(Stored data entries)
########
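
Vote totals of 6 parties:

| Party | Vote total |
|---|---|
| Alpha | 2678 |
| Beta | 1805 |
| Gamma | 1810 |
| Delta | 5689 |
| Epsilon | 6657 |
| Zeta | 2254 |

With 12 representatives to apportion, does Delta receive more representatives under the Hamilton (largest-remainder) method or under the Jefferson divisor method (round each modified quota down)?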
########
What is required
Please state only the number of lines above that hold the string "Vote".

Answer for this exercise
2